_Problem requirements_
Please print the entries below exactly, from the line with "Compute Euler's totient φ(493)." through the line with "Given the RSA", including both of those lines and leaving out all others.

[Saved data entries]
================================

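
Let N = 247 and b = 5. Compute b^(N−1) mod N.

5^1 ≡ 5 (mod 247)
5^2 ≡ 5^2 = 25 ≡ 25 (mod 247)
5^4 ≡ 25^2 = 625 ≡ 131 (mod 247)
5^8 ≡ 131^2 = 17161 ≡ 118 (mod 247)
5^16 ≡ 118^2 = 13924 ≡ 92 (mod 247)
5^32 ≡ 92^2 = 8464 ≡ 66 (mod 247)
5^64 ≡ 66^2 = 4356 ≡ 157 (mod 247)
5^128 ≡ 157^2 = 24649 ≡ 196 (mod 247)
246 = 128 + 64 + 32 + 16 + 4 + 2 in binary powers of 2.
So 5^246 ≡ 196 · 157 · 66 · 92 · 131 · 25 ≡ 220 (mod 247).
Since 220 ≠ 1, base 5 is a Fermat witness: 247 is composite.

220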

================================

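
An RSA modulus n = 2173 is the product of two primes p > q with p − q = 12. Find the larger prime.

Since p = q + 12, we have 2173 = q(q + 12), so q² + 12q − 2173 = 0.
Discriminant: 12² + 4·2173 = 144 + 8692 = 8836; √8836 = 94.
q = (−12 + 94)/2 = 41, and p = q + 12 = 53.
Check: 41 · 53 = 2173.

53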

================================

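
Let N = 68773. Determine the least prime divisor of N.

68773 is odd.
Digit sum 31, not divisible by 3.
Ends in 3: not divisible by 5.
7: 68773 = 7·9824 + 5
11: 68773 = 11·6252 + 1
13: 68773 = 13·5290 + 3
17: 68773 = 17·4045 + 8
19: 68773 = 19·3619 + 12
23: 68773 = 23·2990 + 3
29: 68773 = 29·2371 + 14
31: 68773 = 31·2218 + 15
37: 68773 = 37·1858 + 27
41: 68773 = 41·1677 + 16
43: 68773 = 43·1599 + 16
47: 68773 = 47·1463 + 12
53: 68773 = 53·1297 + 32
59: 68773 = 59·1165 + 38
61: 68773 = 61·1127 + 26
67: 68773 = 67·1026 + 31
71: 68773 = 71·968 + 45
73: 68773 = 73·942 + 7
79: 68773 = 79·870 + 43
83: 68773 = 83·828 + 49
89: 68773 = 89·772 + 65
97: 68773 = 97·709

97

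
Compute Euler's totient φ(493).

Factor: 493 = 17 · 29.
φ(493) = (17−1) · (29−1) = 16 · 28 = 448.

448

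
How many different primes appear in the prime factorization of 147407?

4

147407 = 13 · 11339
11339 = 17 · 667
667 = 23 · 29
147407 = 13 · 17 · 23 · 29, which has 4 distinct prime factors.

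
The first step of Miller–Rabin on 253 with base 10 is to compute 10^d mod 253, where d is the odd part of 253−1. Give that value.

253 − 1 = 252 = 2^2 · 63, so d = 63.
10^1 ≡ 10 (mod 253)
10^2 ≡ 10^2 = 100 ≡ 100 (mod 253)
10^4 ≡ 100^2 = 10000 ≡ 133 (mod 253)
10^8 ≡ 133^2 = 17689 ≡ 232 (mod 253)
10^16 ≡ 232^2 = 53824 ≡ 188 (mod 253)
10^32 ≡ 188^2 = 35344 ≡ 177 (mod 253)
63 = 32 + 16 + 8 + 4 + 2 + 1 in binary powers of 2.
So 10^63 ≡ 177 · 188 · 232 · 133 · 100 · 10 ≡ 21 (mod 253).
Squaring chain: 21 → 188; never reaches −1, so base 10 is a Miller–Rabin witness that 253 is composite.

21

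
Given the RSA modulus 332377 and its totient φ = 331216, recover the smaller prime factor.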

================================

_Output for this exercise_
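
Compute Euler's totient φ(493).

Factor: 493 = 17 · 29.
φ(493) = (17−1) · (29−1) = 16 · 28 = 448.

448

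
How many different primes appear in the prime factorization of 147407?

4

147407 = 13 · 11339
11339 = 17 · 667
667 = 23 · 29
147407 = 13 · 17 · 23 · 29, which has 4 distinct prime factors.

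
The first step of Miller–Rabin on 253 with base 10 is to compute 10^d mod 253, where d is the odd part of 253−1. Give that value.

253 − 1 = 252 = 2^2 · 63, so d = 63.
10^1 ≡ 10 (mod 253)
10^2 ≡ 10^2 = 100 ≡ 100 (mod 253)
10^4 ≡ 100^2 = 10000 ≡ 133 (mod 253)
10^8 ≡ 133^2 = 17689 ≡ 232 (mod 253)
10^16 ≡ 232^2 = 53824 ≡ 188 (mod 253)
10^32 ≡ 188^2 = 35344 ≡ 177 (mod 253)
63 = 32 + 16 + 8 + 4 + 2 + 1 in binary powers of 2.
So 10^63 ≡ 177 · 188 · 232 · 133 · 100 · 10 ≡ 21 (mod 253).
Squaring chain: 21 → 188; never reaches −1, so base 10 is a Miller–Rabin witness that 253 is composite.

21

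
Given the RSA modulus 332377 and its totient φ = 331216, recover the smaller prime factor.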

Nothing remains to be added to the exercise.